Copy the data word for word, keeping every line.

--- Provided information ---

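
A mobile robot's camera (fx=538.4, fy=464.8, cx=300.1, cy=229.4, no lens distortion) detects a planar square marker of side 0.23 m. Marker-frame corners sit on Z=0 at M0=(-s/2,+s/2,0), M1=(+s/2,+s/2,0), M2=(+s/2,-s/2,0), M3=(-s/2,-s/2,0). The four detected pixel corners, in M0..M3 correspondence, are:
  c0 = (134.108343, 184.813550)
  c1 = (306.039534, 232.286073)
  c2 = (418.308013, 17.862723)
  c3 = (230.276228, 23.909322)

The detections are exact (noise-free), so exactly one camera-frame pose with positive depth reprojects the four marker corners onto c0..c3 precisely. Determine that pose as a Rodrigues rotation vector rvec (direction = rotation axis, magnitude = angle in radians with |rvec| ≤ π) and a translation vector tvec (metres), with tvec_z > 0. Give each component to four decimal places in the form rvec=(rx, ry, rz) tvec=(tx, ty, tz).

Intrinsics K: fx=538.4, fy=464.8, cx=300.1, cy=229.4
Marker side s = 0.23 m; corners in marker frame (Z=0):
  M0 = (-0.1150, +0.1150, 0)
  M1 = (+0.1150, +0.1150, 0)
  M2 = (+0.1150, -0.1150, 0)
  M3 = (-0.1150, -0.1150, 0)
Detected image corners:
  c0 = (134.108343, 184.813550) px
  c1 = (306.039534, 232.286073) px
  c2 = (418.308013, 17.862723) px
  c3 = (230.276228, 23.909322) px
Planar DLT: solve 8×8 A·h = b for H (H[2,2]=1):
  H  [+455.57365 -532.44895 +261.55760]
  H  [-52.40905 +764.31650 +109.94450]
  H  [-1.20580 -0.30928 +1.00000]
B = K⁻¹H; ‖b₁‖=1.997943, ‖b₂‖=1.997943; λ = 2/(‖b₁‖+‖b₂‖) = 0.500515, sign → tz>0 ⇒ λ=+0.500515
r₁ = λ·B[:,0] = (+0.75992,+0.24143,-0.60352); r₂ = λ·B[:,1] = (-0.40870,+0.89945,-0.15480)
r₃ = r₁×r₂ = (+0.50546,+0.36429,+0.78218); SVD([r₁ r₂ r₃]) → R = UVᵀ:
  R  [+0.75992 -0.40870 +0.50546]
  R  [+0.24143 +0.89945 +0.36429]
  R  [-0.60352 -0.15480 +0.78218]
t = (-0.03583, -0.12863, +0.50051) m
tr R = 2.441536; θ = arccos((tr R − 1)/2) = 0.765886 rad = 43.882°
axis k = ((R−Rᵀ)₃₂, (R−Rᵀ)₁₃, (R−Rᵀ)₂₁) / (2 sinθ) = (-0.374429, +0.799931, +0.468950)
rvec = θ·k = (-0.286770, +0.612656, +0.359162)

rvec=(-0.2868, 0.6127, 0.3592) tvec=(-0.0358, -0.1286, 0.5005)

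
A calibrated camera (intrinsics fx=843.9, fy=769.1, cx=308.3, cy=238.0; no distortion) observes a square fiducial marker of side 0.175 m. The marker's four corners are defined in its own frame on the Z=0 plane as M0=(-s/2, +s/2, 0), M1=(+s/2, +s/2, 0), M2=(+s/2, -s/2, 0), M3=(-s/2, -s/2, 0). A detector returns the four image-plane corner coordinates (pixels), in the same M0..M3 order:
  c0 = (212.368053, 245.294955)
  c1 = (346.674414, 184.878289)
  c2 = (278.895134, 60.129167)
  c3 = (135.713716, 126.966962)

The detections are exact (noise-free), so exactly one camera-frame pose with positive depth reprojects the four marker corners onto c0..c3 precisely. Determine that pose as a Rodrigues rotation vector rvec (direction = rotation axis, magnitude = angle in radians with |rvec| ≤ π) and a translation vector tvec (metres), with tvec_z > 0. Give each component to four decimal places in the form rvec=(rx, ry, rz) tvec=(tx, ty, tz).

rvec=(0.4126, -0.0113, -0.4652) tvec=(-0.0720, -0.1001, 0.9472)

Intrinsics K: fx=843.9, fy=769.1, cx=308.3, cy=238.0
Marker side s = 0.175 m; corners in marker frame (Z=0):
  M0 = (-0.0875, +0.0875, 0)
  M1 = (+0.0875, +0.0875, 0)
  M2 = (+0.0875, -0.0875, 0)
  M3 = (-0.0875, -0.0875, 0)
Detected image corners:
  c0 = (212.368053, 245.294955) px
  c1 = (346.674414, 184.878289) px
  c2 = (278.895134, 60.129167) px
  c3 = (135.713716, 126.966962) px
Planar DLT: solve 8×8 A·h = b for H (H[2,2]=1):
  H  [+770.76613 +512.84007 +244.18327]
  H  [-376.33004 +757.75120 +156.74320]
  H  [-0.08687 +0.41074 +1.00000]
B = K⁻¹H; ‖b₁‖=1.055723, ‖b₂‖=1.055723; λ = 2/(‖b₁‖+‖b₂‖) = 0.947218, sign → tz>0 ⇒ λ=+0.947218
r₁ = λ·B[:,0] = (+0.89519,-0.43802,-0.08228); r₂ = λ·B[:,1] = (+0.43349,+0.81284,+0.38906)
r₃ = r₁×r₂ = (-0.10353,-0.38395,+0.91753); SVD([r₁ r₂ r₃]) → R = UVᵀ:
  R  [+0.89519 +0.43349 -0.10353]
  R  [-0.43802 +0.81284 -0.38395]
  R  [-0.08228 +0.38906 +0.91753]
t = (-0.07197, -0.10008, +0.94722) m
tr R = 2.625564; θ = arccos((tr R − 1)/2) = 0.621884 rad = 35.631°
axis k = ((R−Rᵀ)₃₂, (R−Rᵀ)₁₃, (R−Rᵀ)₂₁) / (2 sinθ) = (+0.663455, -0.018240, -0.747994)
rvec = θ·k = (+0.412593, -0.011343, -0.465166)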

---

# The answer:
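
A mobile robot's camera (fx=538.4, fy=464.8, cx=300.1, cy=229.4, no lens distortion) detects a planar square marker of side 0.23 m. Marker-frame corners sit on Z=0 at M0=(-s/2,+s/2,0), M1=(+s/2,+s/2,0), M2=(+s/2,-s/2,0), M3=(-s/2,-s/2,0). The four detected pixel corners, in M0..M3 correspondence, are:
  c0 = (134.108343, 184.813550)
  c1 = (306.039534, 232.286073)
  c2 = (418.308013, 17.862723)
  c3 = (230.276228, 23.909322)

The detections are exact (noise-free), so exactly one camera-frame pose with positive depth reprojects the four marker corners onto c0..c3 precisely. Determine that pose as a Rodrigues rotation vector rvec (direction = rotation axis, magnitude = angle in radians with |rvec| ≤ π) and a translation vector tvec (metres), with tvec_z > 0. Give each component to four decimal places in the form rvec=(rx, ry, rz) tvec=(tx, ty, tz).

Intrinsics K: fx=538.4, fy=464.8, cx=300.1, cy=229.4
Marker side s = 0.23 m; corners in marker frame (Z=0):
  M0 = (-0.1150, +0.1150, 0)
  M1 = (+0.1150, +0.1150, 0)
  M2 = (+0.1150, -0.1150, 0)
  M3 = (-0.1150, -0.1150, 0)
Detected image corners:
  c0 = (134.108343, 184.813550) px
  c1 = (306.039534, 232.286073) px
  c2 = (418.308013, 17.862723) px
  c3 = (230.276228, 23.909322) px
Planar DLT: solve 8×8 A·h = b for H (H[2,2]=1):
  H  [+455.57365 -532.44895 +261.55760]
  H  [-52.40905 +764.31650 +109.94450]
  H  [-1.20580 -0.30928 +1.00000]
B = K⁻¹H; ‖b₁‖=1.997943, ‖b₂‖=1.997943; λ = 2/(‖b₁‖+‖b₂‖) = 0.500515, sign → tz>0 ⇒ λ=+0.500515
r₁ = λ·B[:,0] = (+0.75992,+0.24143,-0.60352); r₂ = λ·B[:,1] = (-0.40870,+0.89945,-0.15480)
r₃ = r₁×r₂ = (+0.50546,+0.36429,+0.78218); SVD([r₁ r₂ r₃]) → R = UVᵀ:
  R  [+0.75992 -0.40870 +0.50546]
  R  [+0.24143 +0.89945 +0.36429]
  R  [-0.60352 -0.15480 +0.78218]
t = (-0.03583, -0.12863, +0.50051) m
tr R = 2.441536; θ = arccos((tr R − 1)/2) = 0.765886 rad = 43.882°
axis k = ((R−Rᵀ)₃₂, (R−Rᵀ)₁₃, (R−Rᵀ)₂₁) / (2 sinθ) = (-0.374429, +0.799931, +0.468950)
rvec = θ·k = (-0.286770, +0.612656, +0.359162)

rvec=(-0.2868, 0.6127, 0.3592) tvec=(-0.0358, -0.1286, 0.5005)

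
A calibrated camera (intrinsics fx=843.9, fy=769.1, cx=308.3, cy=238.0; no distortion) observes a square fiducial marker of side 0.175 m. The marker's four corners are defined in its own frame on the Z=0 plane as M0=(-s/2, +s/2, 0), M1=(+s/2, +s/2, 0), M2=(+s/2, -s/2, 0), M3=(-s/2, -s/2, 0). A detector returns the four image-plane corner coordinates (pixels), in the same M0..M3 order:
  c0 = (212.368053, 245.294955)
  c1 = (346.674414, 184.878289)
  c2 = (278.895134, 60.129167)
  c3 = (135.713716, 126.966962)

The detections are exact (noise-free), so exactly one camera-frame pose with positive depth reprojects the four marker corners onto c0..c3 precisely. Determine that pose as a Rodrigues rotation vector rvec (direction = rotation axis, magnitude = angle in radians with |rvec| ≤ π) and a translation vector tvec (metres), with tvec_z > 0. Give each component to four decimal places in the form rvec=(rx, ry, rz) tvec=(tx, ty, tz).

rvec=(0.4126, -0.0113, -0.4652) tvec=(-0.0720, -0.1001, 0.9472)

Intrinsics K: fx=843.9, fy=769.1, cx=308.3, cy=238.0
Marker side s = 0.175 m; corners in marker frame (Z=0):
  M0 = (-0.0875, +0.0875, 0)
  M1 = (+0.0875, +0.0875, 0)
  M2 = (+0.0875, -0.0875, 0)
  M3 = (-0.0875, -0.0875, 0)
Detected image corners:
  c0 = (212.368053, 245.294955) px
  c1 = (346.674414, 184.878289) px
  c2 = (278.895134, 60.129167) px
  c3 = (135.713716, 126.966962) px
Planar DLT: solve 8×8 A·h = b for H (H[2,2]=1):
  H  [+770.76613 +512.84007 +244.18327]
  H  [-376.33004 +757.75120 +156.74320]
  H  [-0.08687 +0.41074 +1.00000]
B = K⁻¹H; ‖b₁‖=1.055723, ‖b₂‖=1.055723; λ = 2/(‖b₁‖+‖b₂‖) = 0.947218, sign → tz>0 ⇒ λ=+0.947218
r₁ = λ·B[:,0] = (+0.89519,-0.43802,-0.08228); r₂ = λ·B[:,1] = (+0.43349,+0.81284,+0.38906)
r₃ = r₁×r₂ = (-0.10353,-0.38395,+0.91753); SVD([r₁ r₂ r₃]) → R = UVᵀ:
  R  [+0.89519 +0.43349 -0.10353]
  R  [-0.43802 +0.81284 -0.38395]
  R  [-0.08228 +0.38906 +0.91753]
t = (-0.07197, -0.10008, +0.94722) m
tr R = 2.625564; θ = arccos((tr R − 1)/2) = 0.621884 rad = 35.631°
axis k = ((R−Rᵀ)₃₂, (R−Rᵀ)₁₃, (R−Rᵀ)₂₁) / (2 sinθ) = (+0.663455, -0.018240, -0.747994)
rvec = θ·k = (+0.412593, -0.011343, -0.465166)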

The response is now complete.